**SOURCE RECORDS:**
Segment Open

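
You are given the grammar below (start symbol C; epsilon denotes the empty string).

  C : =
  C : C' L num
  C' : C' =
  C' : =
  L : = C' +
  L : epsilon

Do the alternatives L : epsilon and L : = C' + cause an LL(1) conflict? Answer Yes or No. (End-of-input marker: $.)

FIRST(epsilon) = { epsilon } and FIRST(= C' +) = { = }.
The first is nullable but FOLLOW(L) = { num } is disjoint from FIRST of the second.

No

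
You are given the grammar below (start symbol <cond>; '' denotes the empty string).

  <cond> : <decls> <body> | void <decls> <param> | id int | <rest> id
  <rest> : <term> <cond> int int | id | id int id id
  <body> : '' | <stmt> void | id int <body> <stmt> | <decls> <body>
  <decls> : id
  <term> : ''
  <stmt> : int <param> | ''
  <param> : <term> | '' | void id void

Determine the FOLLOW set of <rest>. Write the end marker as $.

{ id }

In <cond> : <rest> id: add FIRST(id) = { id }.
Union: FOLLOW(<rest>) = { id }.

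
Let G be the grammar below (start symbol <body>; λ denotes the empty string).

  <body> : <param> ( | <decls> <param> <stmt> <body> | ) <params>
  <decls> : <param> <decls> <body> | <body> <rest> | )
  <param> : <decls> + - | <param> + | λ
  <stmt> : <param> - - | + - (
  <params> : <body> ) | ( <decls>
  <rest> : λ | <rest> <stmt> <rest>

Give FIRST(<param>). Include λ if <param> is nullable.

{ (, ), +, λ }

From <param> : <decls> + -: add FIRST(<decls>) = { (, ), + }.
From <param> : <param> +: <param> nullable, take FIRST(<param>) ∪ {+} = { (, ), + }.
<param> : λ contributes λ.
Union: FIRST(<param>) = { (, ), +, λ }.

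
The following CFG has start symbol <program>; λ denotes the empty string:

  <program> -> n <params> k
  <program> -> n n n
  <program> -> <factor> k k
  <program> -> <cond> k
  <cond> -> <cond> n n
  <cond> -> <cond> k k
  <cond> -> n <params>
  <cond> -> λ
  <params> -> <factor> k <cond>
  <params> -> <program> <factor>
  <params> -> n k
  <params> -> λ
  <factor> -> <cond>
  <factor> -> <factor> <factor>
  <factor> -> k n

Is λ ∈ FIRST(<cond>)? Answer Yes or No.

Yes

<cond> has an λ-production, so <cond> ⇒ λ.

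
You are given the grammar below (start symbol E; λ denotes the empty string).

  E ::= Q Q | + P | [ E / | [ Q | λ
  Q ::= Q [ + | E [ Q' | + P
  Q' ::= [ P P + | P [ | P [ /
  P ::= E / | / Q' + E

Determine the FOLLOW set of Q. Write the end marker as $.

{ $, +, /, [ }

In E ::= Q Q: add FIRST(Q) = { +, [ }.
In E ::= Q Q: Q is at the end, add FOLLOW(E) = { $, +, /, [ }.
In E ::= [ Q: Q is at the end, add FOLLOW(E) = { $, +, /, [ }.
In Q ::= Q [ +: add FIRST([ +) = { [ }.
Union: FOLLOW(Q) = { $, +, /, [ }.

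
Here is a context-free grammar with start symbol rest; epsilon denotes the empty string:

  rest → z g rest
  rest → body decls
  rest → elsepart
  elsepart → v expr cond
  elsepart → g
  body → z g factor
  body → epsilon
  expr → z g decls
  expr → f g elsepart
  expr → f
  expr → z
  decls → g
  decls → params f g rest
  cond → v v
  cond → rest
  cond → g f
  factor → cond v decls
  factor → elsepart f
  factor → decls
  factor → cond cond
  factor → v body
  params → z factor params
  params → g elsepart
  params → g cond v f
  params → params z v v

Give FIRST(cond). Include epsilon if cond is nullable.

{ g, v, z }

cond → v v contributes {v}.
From cond → rest: add FIRST(rest) = { g, v, z }.
cond → g f contributes {g}.
Union: FIRST(cond) = { g, v, z }.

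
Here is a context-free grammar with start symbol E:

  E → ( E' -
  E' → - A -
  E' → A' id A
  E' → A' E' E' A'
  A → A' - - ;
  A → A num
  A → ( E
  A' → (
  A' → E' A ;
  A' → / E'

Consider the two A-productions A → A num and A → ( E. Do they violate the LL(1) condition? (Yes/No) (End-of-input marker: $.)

FIRST(A num) = { (, -, / } and FIRST(( E) = { ( }.
Both contain (, so the two alternatives are not disjoint — LL(1) conflict.

Yes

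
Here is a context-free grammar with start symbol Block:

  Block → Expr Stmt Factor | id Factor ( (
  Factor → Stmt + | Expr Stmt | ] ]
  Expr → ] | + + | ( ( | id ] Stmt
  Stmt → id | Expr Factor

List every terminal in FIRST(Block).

From Block → Expr Stmt Factor: add FIRST(Expr) = { (, +, ], id }.
Block → id Factor ( ( contributes {id}.
Union: FIRST(Block) = { (, +, ], id }.

{ (, +, ], id }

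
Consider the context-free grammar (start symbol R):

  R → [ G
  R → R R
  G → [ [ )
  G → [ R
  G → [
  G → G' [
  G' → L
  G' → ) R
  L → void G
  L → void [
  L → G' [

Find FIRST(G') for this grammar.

From G' → L: add FIRST(L) = { ), void }.
G' → ) R contributes {)}.
Union: FIRST(G') = { ), void }.

{ ), void }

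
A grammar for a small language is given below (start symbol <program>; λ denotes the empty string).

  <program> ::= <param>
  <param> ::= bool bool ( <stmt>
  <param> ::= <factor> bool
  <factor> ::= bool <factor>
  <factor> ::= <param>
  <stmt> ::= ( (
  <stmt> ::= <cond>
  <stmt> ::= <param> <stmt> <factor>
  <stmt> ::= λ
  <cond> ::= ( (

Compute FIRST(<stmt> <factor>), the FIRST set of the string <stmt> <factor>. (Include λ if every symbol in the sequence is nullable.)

Add FIRST(<stmt>)\{λ} = { (, bool }; <stmt> is nullable, continue.
Add FIRST(<factor>) = { bool }; <factor> is not nullable, stop.

{ (, bool }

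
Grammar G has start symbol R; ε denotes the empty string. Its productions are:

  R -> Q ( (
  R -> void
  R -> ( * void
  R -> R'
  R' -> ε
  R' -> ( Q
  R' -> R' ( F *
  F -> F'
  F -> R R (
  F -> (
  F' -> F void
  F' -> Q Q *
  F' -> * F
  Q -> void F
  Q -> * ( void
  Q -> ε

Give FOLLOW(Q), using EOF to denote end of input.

In R -> Q ( (: add FIRST(( () = { ( }.
In R' -> ( Q: Q is at the end, add FOLLOW(R') = { EOF, (, *, void }.
In F' -> Q Q *: add FIRST(Q *) = { *, void }.
In F' -> Q Q *: add FIRST(*) = { * }.
Union: FOLLOW(Q) = { EOF, (, *, void }.

{ EOF, (, *, void }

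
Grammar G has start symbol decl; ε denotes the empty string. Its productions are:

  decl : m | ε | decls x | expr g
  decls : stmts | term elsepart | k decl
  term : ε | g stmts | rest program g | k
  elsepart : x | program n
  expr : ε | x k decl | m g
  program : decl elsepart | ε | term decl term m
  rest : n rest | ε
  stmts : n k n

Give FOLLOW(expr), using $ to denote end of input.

In decl : expr g: add FIRST(g) = { g }.
Union: FOLLOW(expr) = { g }.

{ g }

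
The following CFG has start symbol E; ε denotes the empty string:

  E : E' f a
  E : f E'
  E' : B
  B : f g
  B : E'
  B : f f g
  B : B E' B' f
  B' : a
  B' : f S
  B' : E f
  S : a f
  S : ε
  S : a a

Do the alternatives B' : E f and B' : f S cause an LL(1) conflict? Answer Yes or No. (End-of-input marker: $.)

FIRST(E f) = { f } and FIRST(f S) = { f }.
Both contain f, so the two alternatives are not disjoint — LL(1) conflict.

Yes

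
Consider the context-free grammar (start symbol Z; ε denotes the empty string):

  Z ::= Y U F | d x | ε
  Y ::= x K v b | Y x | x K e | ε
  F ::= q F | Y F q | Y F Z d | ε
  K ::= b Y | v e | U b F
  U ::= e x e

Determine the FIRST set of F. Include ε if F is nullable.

{ d, e, q, x, ε }

F ::= q F contributes {q}.
From F ::= Y F q: Y, F nullable, take FIRST(Y) ∪ FIRST(F) ∪ {q} = { d, e, q, x }.
From F ::= Y F Z d: Y, F, Z nullable, take FIRST(Y) ∪ FIRST(F) ∪ FIRST(Z) ∪ {d} = { d, e, q, x }.
F ::= ε contributes ε.
Union: FIRST(F) = { d, e, q, x, ε }.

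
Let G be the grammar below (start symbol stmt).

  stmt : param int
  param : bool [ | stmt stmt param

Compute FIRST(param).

param : bool [ contributes {bool}.
From param : stmt stmt param: add FIRST(stmt) = { bool }.
Union: FIRST(param) = { bool }.

{ bool }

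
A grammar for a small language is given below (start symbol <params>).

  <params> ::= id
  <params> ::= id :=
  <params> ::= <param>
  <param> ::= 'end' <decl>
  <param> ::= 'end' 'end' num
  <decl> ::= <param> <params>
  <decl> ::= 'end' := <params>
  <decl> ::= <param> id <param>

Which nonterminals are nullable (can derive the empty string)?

{ } (none)

No nonterminal has an empty production or an RHS whose symbols are all nullable.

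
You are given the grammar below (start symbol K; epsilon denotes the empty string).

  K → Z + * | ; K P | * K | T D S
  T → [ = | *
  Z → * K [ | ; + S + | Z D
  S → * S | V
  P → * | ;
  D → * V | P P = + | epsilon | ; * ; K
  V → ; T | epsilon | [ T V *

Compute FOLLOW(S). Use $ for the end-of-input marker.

In K → T D S: S is at the end, add FOLLOW(K) = { $, *, +, ;, [ }.
In Z → ; + S +: add FIRST(+) = { + }.
In S → * S: S is at the end, add FOLLOW(S) = { $, *, +, ;, [ }.
Union: FOLLOW(S) = { $, *, +, ;, [ }.

{ $, *, +, ;, [ }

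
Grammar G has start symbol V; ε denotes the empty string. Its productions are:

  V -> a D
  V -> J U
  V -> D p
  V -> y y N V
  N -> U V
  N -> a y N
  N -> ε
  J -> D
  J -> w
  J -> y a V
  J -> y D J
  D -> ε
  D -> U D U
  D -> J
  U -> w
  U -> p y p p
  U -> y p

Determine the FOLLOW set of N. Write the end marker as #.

In V -> y y N V: add FIRST(V) = { a, p, w, y }.
In N -> a y N: N is at the end, add FOLLOW(N) = { a, p, w, y }.
Union: FOLLOW(N) = { a, p, w, y }.

{ a, p, w, y }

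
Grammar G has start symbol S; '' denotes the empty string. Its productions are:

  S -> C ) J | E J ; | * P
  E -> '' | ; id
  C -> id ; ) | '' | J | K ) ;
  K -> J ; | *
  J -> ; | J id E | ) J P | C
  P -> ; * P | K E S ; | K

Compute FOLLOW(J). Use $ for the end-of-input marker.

{ $, ), *, ;, id }

In S -> C ) J: J is at the end, add FOLLOW(S) = { $, ; }.
In S -> E J ;: add FIRST(;) = { ; }.
In C -> J: J is at the end, add FOLLOW(C) = { $, ), *, ;, id }.
In K -> J ;: add FIRST(;) = { ; }.
In J -> J id E: add FIRST(id E) = { id }.
In J -> ) J P: add FIRST(P) = { ), *, ;, id }.
Union: FOLLOW(J) = { $, ), *, ;, id }.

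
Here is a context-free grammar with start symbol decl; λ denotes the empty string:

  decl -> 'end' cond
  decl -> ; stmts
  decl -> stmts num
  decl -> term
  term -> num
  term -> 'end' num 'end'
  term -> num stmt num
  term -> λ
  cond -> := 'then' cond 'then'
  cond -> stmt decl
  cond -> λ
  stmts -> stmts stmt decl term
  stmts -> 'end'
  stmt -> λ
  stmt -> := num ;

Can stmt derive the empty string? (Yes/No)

Yes

stmt has an λ-production, so stmt ⇒ λ.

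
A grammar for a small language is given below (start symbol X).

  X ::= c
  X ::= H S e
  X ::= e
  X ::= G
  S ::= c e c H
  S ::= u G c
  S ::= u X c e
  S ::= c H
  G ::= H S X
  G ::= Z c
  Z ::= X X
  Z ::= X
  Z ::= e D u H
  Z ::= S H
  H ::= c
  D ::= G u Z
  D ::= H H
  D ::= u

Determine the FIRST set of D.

From D ::= G u Z: add FIRST(G) = { c, e, u }.
From D ::= H H: add FIRST(H) = { c }.
D ::= u contributes {u}.
Union: FIRST(D) = { c, e, u }.

{ c, e, u }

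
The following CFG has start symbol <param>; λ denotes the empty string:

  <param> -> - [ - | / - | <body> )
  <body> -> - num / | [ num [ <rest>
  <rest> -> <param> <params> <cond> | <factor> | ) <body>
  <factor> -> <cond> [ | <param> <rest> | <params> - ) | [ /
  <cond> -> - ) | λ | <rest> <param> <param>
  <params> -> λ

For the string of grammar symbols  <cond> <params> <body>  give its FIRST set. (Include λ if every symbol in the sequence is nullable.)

Add FIRST(<cond>)\{λ} = { ), -, /, [ }; <cond> is nullable, continue.
Add FIRST(<params>)\{λ} = {  }; <params> is nullable, continue.
Add FIRST(<body>) = { -, [ }; <body> is not nullable, stop.

{ ), -, /, [ }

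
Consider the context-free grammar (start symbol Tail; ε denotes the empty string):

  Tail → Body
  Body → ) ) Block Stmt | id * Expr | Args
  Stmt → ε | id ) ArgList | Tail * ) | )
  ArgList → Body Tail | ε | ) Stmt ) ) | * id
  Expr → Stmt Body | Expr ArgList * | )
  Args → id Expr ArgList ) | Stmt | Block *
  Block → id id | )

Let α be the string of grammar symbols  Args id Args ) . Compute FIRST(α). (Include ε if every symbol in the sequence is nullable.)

{ ), *, id }

Add FIRST(Args)\{ε} = { ), *, id }; Args is nullable, continue.
id is a terminal; add {id} and stop.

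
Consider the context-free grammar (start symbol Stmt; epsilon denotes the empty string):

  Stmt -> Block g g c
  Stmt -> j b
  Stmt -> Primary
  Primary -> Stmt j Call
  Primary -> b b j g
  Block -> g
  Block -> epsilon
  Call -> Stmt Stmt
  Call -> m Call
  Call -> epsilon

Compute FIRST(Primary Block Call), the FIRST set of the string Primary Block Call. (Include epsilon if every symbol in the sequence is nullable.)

{ b, g, j }

Add FIRST(Primary) = { b, g, j }; Primary is not nullable, stop.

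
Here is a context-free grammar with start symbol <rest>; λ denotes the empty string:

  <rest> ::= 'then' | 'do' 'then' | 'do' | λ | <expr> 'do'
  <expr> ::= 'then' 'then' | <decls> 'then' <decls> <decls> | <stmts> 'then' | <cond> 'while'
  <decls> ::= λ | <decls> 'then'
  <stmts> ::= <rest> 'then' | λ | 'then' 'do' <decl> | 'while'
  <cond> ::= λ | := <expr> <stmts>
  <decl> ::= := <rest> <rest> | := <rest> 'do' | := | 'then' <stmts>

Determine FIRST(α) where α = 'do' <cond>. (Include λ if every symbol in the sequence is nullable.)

'do' is a terminal; add {'do'} and stop.

{ 'do' }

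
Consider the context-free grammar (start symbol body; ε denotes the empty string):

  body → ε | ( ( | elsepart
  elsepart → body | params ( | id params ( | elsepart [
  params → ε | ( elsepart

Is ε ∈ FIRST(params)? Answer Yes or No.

params has an ε-production, so params ⇒ ε.

Yes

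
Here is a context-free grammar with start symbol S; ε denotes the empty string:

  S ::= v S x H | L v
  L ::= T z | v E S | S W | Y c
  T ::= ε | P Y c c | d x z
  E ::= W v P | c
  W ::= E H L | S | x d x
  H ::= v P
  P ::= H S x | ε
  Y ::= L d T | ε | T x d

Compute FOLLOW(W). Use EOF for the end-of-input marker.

{ d, v }

In L ::= S W: W is at the end, add FOLLOW(L) = { d, v }.
In E ::= W v P: add FIRST(v P) = { v }.
Union: FOLLOW(W) = { d, v }.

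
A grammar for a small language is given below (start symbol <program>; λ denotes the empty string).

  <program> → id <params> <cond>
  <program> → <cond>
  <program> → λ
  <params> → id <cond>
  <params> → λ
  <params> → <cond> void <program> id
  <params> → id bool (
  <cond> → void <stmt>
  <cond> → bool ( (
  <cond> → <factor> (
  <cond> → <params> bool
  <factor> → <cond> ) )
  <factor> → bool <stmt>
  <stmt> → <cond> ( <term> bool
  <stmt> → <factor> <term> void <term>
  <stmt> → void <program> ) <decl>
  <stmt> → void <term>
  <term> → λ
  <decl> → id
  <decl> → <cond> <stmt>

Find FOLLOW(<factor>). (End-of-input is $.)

{ (, void }

In <cond> → <factor> (: add FIRST(() = { ( }.
In <stmt> → <factor> <term> void <term>: add FIRST(<term> void <term>) = { void }.
Union: FOLLOW(<factor>) = { (, void }.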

Segment Closed

**ASSIGNMENT:**
In the listing above, find the line with "<rest> ::= 'then'" and the line with "<decl> → <cond> <stmt>"; output exactly those lines and all lines between them.

**SOLUTION TO THIS PROBLEM:**
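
  <rest> ::= 'then' | 'do' 'then' | 'do' | λ | <expr> 'do'
  <expr> ::= 'then' 'then' | <decls> 'then' <decls> <decls> | <stmts> 'then' | <cond> 'while'
  <decls> ::= λ | <decls> 'then'
  <stmts> ::= <rest> 'then' | λ | 'then' 'do' <decl> | 'while'
  <cond> ::= λ | := <expr> <stmts>
  <decl> ::= := <rest> <rest> | := <rest> 'do' | := | 'then' <stmts>

Determine FIRST(α) where α = 'do' <cond>. (Include λ if every symbol in the sequence is nullable.)

'do' is a terminal; add {'do'} and stop.

{ 'do' }

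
Consider the context-free grammar (start symbol body; ε denotes the empty string):

  body → ε | ( ( | elsepart
  elsepart → body | params ( | id params ( | elsepart [
  params → ε | ( elsepart

Is ε ∈ FIRST(params)? Answer Yes or No.

params has an ε-production, so params ⇒ ε.

Yes

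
Here is a context-free grammar with start symbol S; ε denotes the empty string:

  S ::= v S x H | L v
  L ::= T z | v E S | S W | Y c
  T ::= ε | P Y c c | d x z
  E ::= W v P | c
  W ::= E H L | S | x d x
  H ::= v P
  P ::= H S x | ε
  Y ::= L d T | ε | T x d

Compute FOLLOW(W). Use EOF for the end-of-input marker.

{ d, v }

In L ::= S W: W is at the end, add FOLLOW(L) = { d, v }.
In E ::= W v P: add FIRST(v P) = { v }.
Union: FOLLOW(W) = { d, v }.

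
A grammar for a small language is given below (start symbol <program>; λ denotes the empty string).

  <program> → id <params> <cond>
  <program> → <cond>
  <program> → λ
  <params> → id <cond>
  <params> → λ
  <params> → <cond> void <program> id
  <params> → id bool (
  <cond> → void <stmt>
  <cond> → bool ( (
  <cond> → <factor> (
  <cond> → <params> bool
  <factor> → <cond> ) )
  <factor> → bool <stmt>
  <stmt> → <cond> ( <term> bool
  <stmt> → <factor> <term> void <term>
  <stmt> → void <program> ) <decl>
  <stmt> → void <term>
  <term> → λ
  <decl> → id
  <decl> → <cond> <stmt>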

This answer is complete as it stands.